══ RECORDS ══
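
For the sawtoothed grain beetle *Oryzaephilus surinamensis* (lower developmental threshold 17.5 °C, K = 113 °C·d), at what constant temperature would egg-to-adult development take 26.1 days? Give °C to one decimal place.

21.8 °C

Required daily accumulation = 113 / 26.1 = 4.330 DD/day.
T = T_base + 4.330 = 17.5 + 4.330 = 21.830 ≈ 21.8 °C.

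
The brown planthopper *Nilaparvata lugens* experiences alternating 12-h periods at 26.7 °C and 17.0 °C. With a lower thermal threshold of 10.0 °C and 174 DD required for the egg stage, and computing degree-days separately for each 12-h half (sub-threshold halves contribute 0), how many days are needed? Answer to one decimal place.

14.7 days

Day half: max(0, 26.7 − 10.0) × 0.5 = 16.7 × 0.5 = 8.35 DD.
Night half: max(0, 17.0 − 10.0) × 0.5 = 7.0 × 0.5 = 3.50 DD.
Per 24 h: 11.85 DD/day.
Duration = 174 / 11.85 = 14.684 ≈ 14.7 days.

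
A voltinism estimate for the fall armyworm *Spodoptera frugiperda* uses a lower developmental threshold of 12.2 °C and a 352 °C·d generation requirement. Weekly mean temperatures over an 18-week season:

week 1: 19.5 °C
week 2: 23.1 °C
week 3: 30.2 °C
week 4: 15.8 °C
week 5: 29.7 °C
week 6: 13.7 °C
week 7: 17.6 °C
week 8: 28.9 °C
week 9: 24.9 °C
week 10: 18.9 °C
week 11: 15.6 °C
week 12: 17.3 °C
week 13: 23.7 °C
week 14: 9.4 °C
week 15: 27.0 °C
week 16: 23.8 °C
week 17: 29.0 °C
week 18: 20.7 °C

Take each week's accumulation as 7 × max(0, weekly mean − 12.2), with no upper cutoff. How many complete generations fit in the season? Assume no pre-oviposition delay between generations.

3 generations

Weekly DD (7 × max(0, T̄ − 12.2)): 51.1, 76.3, 126.0, 25.2, 122.5, 10.5, 37.8, 116.9, 88.9, 46.9, 23.8, 35.7, 80.5, 0.0, 103.6, 81.2, 117.6, 59.5.
Season total = 1204.0 DD.
Complete generations = ⌊1204.0 / 352⌋ = 3.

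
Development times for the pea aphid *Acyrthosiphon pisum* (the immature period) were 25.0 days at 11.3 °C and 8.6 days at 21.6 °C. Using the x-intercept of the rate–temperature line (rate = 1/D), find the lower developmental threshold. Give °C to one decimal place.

5.9 °C

Linear rate model ⇒ the product D·(T − T_b) is constant across temperatures.
25.0·(11.3 − T_b) = 8.6·(21.6 − T_b)
T_b = (25.0·11.3 − 8.6·21.6) / (25.0 − 8.6) = 96.74 / 16.4 = 5.899 °C ≈ 5.9 °C.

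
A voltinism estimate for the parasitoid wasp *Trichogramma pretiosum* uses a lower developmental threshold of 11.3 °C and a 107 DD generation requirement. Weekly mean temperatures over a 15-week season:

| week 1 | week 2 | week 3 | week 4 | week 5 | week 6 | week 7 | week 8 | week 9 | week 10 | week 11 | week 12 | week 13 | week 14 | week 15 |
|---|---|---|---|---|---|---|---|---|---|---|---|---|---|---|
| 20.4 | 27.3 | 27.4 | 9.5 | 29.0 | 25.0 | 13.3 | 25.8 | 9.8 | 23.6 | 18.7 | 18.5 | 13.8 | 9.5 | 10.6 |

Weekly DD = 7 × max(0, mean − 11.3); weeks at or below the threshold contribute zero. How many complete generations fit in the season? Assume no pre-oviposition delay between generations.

7 generations

Weekly DD (7 × max(0, T̄ − 11.3)): 63.7, 112.0, 112.7, 0.0, 123.9, 95.9, 14.0, 101.5, 0.0, 86.1, 51.8, 50.4, 17.5, 0.0, 0.0.
Season total = 829.5 DD.
Complete generations = ⌊829.5 / 107⌋ = 7.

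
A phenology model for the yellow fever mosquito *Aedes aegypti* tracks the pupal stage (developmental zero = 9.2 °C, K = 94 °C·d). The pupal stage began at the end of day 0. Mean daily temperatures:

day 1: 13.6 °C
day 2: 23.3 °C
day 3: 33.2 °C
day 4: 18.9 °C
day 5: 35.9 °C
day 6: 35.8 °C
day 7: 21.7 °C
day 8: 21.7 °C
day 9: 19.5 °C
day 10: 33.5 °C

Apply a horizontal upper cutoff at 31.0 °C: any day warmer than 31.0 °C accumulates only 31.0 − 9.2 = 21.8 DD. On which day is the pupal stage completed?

day 7

Daily DD above 9.2 °C (capped at 21.8): 4.4, 14.1, 21.8, 9.7, 21.8, 21.8, 12.5, 12.5, 10.3, 21.8.
Cumulative: 4.4, 18.5, 40.3, 50.0, 71.8, 93.6, 106.1, 118.6, 128.9, 150.7.
The total first reaches 94 DD on day 7.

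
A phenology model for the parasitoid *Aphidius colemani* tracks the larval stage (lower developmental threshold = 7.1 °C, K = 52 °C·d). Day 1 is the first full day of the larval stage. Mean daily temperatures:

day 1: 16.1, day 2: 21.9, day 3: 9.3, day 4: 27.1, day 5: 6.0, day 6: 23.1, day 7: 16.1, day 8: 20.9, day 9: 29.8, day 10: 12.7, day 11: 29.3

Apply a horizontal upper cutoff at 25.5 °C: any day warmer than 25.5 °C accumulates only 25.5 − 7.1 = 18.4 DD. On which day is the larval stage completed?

day 6

Daily DD above 7.1 °C (capped at 18.4): 9.0, 14.8, 2.2, 18.4, 0.0, 16.0, 9.0, 13.8, 18.4, 5.6, 18.4.
Cumulative: 9.0, 23.8, 26.0, 44.4, 44.4, 60.4, 69.4, 83.2, 101.6, 107.2, 125.6.
The total first reaches 52 DD on day 6.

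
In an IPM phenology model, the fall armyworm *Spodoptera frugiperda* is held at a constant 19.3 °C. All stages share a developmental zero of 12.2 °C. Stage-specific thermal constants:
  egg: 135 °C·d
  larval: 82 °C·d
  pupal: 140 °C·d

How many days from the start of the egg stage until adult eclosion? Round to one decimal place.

Daily accumulation at 19.3 °C = 19.3 − 12.2 = 7.1 DD/day.
Total K = 135 + 82 + 140 = 357 DD.
Total duration = 357 / 7.1 = 50.282 ≈ 50.3 days.

50.3 days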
═══
* _WORK ORDER_
Copy out each line of the entries where the word "frugiperda" is found.

* _EXERCISE OUTPUT_
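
A voltinism estimate for the fall armyworm *Spodoptera frugiperda* uses a lower developmental threshold of 12.2 °C and a 352 °C·d generation requirement. Weekly mean temperatures over an 18-week season:
In an IPM phenology model, the fall armyworm *Spodoptera frugiperda* is held at a constant 19.3 °C. All stages share a developmental zero of 12.2 °C. Stage-specific thermal constants: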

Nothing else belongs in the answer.